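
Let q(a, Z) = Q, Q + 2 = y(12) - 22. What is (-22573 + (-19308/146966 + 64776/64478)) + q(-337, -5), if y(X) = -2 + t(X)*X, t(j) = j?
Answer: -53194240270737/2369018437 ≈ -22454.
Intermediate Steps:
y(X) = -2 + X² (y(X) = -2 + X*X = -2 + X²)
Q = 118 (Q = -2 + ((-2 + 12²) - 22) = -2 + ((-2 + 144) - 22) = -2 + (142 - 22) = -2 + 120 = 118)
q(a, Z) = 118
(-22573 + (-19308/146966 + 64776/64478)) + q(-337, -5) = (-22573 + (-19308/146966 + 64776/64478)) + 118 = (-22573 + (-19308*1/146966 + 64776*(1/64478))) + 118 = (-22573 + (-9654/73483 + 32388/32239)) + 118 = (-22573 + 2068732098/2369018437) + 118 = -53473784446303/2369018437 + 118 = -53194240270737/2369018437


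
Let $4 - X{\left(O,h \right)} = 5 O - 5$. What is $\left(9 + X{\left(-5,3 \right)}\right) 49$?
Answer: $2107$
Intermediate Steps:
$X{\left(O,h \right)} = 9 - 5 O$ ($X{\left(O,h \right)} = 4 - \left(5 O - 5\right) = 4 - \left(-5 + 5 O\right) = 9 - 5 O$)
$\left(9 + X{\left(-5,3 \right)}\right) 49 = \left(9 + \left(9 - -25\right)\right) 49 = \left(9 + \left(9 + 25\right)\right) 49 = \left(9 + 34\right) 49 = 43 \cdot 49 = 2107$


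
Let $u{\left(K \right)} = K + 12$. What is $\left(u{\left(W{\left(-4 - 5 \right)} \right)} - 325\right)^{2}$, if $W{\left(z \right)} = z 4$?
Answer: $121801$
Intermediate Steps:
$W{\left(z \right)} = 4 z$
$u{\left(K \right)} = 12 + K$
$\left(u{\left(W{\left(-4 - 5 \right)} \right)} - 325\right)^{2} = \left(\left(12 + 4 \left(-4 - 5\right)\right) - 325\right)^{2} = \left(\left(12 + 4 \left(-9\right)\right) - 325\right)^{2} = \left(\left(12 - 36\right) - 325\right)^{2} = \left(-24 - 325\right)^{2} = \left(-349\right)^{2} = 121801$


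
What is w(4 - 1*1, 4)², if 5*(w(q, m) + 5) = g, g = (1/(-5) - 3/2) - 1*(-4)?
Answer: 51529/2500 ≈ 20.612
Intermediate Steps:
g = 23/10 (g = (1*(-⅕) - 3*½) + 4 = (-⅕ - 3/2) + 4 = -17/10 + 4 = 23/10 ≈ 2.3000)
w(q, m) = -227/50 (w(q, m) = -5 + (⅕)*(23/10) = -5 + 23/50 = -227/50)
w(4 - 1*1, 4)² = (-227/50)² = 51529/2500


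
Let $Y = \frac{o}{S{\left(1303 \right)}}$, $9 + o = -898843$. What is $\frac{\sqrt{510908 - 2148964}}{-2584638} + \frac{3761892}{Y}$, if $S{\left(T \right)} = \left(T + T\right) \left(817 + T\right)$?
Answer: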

------------------------------------

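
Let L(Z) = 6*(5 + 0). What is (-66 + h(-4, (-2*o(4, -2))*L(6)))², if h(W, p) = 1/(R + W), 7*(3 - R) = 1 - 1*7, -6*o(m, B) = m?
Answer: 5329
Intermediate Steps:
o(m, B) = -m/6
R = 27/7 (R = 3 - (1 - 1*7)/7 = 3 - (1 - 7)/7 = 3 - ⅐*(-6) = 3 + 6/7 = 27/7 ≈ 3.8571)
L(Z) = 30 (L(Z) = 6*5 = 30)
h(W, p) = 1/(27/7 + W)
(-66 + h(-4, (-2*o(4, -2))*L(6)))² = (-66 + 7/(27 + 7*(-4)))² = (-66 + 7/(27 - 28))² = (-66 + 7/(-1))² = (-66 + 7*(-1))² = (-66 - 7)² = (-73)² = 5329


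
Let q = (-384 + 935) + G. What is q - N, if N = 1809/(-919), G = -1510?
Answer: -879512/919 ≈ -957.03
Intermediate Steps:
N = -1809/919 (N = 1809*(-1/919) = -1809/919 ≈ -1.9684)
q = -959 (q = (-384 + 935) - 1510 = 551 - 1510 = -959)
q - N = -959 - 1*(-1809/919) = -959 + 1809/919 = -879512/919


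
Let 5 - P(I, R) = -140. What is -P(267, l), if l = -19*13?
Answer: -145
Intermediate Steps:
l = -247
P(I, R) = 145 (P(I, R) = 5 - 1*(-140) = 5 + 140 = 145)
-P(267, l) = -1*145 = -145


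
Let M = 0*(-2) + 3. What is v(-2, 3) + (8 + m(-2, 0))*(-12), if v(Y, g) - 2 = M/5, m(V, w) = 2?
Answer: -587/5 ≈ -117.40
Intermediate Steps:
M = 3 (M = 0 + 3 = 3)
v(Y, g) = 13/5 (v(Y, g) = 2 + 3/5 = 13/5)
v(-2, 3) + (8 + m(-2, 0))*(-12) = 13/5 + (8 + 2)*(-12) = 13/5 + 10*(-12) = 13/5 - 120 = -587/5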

------------------------------------

What the exercise asks: Could you state how many lines above include the word "Answer"? Reply with that number alone.

Response below: 9